■ Task item
One number is the whole answer: how many lines of the records include "reactor".

──────────────────────────────

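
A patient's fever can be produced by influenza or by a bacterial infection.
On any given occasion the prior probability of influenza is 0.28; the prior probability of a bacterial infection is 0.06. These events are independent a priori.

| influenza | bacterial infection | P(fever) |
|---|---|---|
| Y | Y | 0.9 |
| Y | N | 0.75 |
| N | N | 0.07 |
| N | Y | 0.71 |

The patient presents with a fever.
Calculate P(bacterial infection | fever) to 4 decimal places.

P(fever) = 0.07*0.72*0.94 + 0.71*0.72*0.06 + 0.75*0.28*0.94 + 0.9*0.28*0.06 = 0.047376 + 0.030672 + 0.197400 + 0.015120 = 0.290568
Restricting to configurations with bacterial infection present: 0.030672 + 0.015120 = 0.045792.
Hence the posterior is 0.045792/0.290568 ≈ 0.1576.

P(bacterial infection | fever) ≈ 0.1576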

──────────────────────────────

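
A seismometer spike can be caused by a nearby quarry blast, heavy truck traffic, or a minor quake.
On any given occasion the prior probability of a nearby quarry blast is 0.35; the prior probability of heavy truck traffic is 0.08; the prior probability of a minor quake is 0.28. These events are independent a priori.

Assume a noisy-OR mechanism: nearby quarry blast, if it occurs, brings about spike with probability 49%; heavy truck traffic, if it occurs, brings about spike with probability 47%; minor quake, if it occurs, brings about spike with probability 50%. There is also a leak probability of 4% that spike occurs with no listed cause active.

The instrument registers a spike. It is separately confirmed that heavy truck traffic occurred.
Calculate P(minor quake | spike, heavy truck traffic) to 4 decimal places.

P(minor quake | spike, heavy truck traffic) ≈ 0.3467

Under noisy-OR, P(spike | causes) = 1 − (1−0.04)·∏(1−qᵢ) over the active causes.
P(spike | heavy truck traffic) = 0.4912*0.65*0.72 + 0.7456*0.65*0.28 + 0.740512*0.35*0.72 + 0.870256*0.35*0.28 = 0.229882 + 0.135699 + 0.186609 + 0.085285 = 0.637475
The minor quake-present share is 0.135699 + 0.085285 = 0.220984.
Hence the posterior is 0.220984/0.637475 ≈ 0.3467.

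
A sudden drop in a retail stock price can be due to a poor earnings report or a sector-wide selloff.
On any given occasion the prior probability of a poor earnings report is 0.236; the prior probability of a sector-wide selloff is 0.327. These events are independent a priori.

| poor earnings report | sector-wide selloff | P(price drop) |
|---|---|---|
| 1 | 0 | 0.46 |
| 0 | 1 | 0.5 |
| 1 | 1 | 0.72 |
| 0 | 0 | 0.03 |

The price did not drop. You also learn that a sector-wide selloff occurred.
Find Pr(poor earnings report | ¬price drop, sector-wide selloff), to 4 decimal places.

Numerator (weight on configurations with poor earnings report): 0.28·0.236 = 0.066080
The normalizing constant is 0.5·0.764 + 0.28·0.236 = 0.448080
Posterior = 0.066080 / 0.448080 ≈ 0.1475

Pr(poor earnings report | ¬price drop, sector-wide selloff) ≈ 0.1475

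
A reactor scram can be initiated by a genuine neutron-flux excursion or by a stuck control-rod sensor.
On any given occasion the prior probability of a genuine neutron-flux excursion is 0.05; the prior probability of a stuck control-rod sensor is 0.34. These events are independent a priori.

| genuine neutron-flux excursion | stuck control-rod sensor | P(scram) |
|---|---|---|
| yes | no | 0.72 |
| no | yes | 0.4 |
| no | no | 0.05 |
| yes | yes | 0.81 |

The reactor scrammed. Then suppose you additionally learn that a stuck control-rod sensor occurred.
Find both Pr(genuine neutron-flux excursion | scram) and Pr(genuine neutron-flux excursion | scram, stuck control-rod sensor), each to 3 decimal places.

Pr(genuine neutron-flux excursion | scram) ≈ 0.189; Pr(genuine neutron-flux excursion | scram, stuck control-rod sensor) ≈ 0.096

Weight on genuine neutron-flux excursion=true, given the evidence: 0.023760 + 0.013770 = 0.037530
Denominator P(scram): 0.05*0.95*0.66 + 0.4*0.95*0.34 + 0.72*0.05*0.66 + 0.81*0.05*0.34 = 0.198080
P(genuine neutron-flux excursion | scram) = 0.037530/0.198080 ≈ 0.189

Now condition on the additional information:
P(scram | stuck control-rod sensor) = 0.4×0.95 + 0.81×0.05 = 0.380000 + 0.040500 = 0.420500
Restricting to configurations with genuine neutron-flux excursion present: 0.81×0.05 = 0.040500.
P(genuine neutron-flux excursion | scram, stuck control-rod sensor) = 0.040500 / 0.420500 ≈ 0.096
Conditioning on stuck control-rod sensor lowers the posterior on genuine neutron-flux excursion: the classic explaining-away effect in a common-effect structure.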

──────────────────────────────

■ Reply to the exercise
2